» **PROBLEM DESCRIPTION**: The listing below should be copied in full, word for word.

______________________________

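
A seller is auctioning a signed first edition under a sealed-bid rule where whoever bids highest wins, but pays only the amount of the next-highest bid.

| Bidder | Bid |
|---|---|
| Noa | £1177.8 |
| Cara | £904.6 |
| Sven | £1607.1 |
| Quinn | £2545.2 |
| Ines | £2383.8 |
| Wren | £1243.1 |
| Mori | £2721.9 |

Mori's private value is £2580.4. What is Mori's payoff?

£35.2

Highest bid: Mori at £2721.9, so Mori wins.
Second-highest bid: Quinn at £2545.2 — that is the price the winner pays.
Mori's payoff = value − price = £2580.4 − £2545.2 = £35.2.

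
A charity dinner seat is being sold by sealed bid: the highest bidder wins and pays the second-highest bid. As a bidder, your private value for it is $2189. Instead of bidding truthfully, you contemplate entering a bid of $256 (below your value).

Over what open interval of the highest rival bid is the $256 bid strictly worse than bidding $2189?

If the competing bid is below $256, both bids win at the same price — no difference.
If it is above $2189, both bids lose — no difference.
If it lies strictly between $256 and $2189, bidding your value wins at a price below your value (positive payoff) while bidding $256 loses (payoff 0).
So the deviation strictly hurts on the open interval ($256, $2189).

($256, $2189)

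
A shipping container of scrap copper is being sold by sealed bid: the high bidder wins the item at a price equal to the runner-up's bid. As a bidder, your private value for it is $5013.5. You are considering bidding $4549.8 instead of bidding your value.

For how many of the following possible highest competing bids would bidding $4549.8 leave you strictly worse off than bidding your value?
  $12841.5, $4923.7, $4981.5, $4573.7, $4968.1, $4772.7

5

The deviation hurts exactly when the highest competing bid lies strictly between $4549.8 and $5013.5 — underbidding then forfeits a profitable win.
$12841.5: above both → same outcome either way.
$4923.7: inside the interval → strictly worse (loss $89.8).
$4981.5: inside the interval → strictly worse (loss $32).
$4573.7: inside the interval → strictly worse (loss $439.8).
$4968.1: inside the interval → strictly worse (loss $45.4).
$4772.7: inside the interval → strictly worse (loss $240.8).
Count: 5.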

______________________________

» **RESULT FOR THIS EXERCISE**:
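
A seller is auctioning a signed first edition under a sealed-bid rule where whoever bids highest wins, but pays only the amount of the next-highest bid.

| Bidder | Bid |
|---|---|
| Noa | £1177.8 |
| Cara | £904.6 |
| Sven | £1607.1 |
| Quinn | £2545.2 |
| Ines | £2383.8 |
| Wren | £1243.1 |
| Mori | £2721.9 |

Mori's private value is £2580.4. What is Mori's payoff?

£35.2

Highest bid: Mori at £2721.9, so Mori wins.
Second-highest bid: Quinn at £2545.2 — that is the price the winner pays.
Mori's payoff = value − price = £2580.4 − £2545.2 = £35.2.

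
A charity dinner seat is being sold by sealed bid: the highest bidder wins and pays the second-highest bid. As a bidder, your private value for it is $2189. Instead of bidding truthfully, you contemplate entering a bid of $256 (below your value).

Over what open interval of the highest rival bid is the $256 bid strictly worse than bidding $2189?

If the competing bid is below $256, both bids win at the same price — no difference.
If it is above $2189, both bids lose — no difference.
If it lies strictly between $256 and $2189, bidding your value wins at a price below your value (positive payoff) while bidding $256 loses (payoff 0).
So the deviation strictly hurts on the open interval ($256, $2189).

($256, $2189)

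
A shipping container of scrap copper is being sold by sealed bid: the high bidder wins the item at a price equal to the runner-up's bid. As a bidder, your private value for it is $5013.5. You are considering bidding $4549.8 instead of bidding your value.

For how many of the following possible highest competing bids would bidding $4549.8 leave you strictly worse off than bidding your value?
  $12841.5, $4923.7, $4981.5, $4573.7, $4968.1, $4772.7

5

The deviation hurts exactly when the highest competing bid lies strictly between $4549.8 and $5013.5 — underbidding then forfeits a profitable win.
$12841.5: above both → same outcome either way.
$4923.7: inside the interval → strictly worse (loss $89.8).
$4981.5: inside the interval → strictly worse (loss $32).
$4573.7: inside the interval → strictly worse (loss $439.8).
$4968.1: inside the interval → strictly worse (loss $45.4).
$4772.7: inside the interval → strictly worse (loss $240.8).
Count: 5.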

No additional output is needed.